*** Records for the exercise ***

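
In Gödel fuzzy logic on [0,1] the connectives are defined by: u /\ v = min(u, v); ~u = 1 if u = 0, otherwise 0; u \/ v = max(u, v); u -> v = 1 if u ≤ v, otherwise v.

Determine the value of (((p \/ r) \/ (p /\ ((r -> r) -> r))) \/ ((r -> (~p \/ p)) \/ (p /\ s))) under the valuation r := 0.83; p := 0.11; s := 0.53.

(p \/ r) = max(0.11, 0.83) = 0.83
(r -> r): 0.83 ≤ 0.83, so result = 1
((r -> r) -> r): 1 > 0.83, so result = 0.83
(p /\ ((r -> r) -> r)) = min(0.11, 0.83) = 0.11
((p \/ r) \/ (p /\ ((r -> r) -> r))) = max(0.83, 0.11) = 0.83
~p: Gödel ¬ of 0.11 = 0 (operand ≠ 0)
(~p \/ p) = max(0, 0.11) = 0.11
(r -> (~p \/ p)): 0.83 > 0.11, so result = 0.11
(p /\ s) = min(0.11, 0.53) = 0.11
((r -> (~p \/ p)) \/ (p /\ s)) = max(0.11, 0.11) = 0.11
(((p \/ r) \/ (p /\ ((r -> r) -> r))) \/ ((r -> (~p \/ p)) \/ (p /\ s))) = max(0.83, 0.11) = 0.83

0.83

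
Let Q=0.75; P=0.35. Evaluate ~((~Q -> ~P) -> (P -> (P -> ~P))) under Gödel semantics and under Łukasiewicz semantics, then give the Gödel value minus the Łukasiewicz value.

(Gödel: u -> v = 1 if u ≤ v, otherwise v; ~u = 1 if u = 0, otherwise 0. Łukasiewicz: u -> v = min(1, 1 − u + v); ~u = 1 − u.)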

***
*** Records for the exercise ***

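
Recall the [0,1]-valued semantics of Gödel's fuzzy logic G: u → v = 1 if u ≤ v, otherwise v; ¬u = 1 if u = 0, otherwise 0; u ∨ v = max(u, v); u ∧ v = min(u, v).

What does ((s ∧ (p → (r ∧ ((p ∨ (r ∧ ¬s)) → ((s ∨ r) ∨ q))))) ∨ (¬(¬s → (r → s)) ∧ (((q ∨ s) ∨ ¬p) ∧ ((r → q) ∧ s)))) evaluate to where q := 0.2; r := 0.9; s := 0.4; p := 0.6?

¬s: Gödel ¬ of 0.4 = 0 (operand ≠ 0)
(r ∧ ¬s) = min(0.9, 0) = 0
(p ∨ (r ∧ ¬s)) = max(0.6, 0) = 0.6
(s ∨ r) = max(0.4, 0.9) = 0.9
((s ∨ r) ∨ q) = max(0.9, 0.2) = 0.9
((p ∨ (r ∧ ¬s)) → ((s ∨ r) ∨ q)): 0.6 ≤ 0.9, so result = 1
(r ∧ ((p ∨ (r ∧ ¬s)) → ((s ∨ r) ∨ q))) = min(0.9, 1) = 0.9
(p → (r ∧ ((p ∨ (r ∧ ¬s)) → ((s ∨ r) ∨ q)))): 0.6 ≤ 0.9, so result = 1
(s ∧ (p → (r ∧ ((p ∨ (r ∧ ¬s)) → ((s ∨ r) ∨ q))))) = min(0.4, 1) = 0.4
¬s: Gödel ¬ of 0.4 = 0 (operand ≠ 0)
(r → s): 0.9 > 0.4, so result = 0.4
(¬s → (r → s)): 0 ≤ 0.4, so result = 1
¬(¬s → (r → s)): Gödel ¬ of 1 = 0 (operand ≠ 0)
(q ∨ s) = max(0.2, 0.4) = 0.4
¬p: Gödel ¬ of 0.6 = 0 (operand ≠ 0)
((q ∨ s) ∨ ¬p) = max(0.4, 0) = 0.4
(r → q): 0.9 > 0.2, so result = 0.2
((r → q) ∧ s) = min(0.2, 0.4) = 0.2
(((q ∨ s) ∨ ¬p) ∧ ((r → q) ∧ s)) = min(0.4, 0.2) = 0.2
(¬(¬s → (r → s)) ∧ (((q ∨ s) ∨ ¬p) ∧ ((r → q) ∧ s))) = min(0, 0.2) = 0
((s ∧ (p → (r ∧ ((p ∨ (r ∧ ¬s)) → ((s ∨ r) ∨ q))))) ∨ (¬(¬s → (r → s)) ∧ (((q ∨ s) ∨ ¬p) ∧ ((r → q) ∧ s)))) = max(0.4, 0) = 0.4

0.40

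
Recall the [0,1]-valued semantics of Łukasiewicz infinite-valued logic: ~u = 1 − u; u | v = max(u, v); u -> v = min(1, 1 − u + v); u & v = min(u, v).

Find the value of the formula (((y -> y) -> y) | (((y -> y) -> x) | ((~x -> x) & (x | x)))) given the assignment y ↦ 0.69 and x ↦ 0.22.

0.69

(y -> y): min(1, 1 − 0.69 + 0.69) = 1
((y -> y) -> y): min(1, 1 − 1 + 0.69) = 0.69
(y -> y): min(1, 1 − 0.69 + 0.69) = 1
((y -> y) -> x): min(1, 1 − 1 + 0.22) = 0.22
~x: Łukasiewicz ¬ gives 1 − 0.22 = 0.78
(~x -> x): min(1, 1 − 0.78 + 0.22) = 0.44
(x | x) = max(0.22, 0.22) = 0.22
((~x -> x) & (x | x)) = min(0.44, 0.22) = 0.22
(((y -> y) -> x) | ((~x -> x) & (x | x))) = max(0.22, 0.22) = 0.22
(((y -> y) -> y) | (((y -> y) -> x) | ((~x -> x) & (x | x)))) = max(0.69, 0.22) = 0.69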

***
*** Records for the exercise ***

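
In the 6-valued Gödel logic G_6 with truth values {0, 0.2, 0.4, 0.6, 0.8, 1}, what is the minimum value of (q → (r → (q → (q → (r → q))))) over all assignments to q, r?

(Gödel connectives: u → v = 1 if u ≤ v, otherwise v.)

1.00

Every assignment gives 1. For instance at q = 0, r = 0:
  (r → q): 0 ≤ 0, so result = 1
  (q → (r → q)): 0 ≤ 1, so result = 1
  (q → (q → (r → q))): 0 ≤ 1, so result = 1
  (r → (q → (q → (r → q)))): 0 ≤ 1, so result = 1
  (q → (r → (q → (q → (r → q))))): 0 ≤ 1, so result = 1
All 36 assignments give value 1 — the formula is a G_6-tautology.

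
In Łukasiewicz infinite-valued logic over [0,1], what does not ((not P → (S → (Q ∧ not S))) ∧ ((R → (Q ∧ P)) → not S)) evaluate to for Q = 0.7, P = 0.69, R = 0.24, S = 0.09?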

***

Problem requirements
Would you retype the lines above from the one with "In Gödel fuzzy" down to the one with "(Gödel: u ->", word for word, both ends included and no other lines?

Reply to the exercise
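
In Gödel fuzzy logic on [0,1] the connectives are defined by: u /\ v = min(u, v); ~u = 1 if u = 0, otherwise 0; u \/ v = max(u, v); u -> v = 1 if u ≤ v, otherwise v.

Determine the value of (((p \/ r) \/ (p /\ ((r -> r) -> r))) \/ ((r -> (~p \/ p)) \/ (p /\ s))) under the valuation r := 0.83; p := 0.11; s := 0.53.

(p \/ r) = max(0.11, 0.83) = 0.83
(r -> r): 0.83 ≤ 0.83, so result = 1
((r -> r) -> r): 1 > 0.83, so result = 0.83
(p /\ ((r -> r) -> r)) = min(0.11, 0.83) = 0.11
((p \/ r) \/ (p /\ ((r -> r) -> r))) = max(0.83, 0.11) = 0.83
~p: Gödel ¬ of 0.11 = 0 (operand ≠ 0)
(~p \/ p) = max(0, 0.11) = 0.11
(r -> (~p \/ p)): 0.83 > 0.11, so result = 0.11
(p /\ s) = min(0.11, 0.53) = 0.11
((r -> (~p \/ p)) \/ (p /\ s)) = max(0.11, 0.11) = 0.11
(((p \/ r) \/ (p /\ ((r -> r) -> r))) \/ ((r -> (~p \/ p)) \/ (p /\ s))) = max(0.83, 0.11) = 0.83

0.83

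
Let Q=0.75; P=0.35. Evaluate ~((~Q -> ~P) -> (P -> (P -> ~P))) under Gödel semantics and under Łukasiewicz semantics, then give the Gödel value minus the Łukasiewicz value.

(Gödel: u -> v = 1 if u ≤ v, otherwise v; ~u = 1 if u = 0, otherwise 0. Łukasiewicz: u -> v = min(1, 1 − u + v); ~u = 1 − u.)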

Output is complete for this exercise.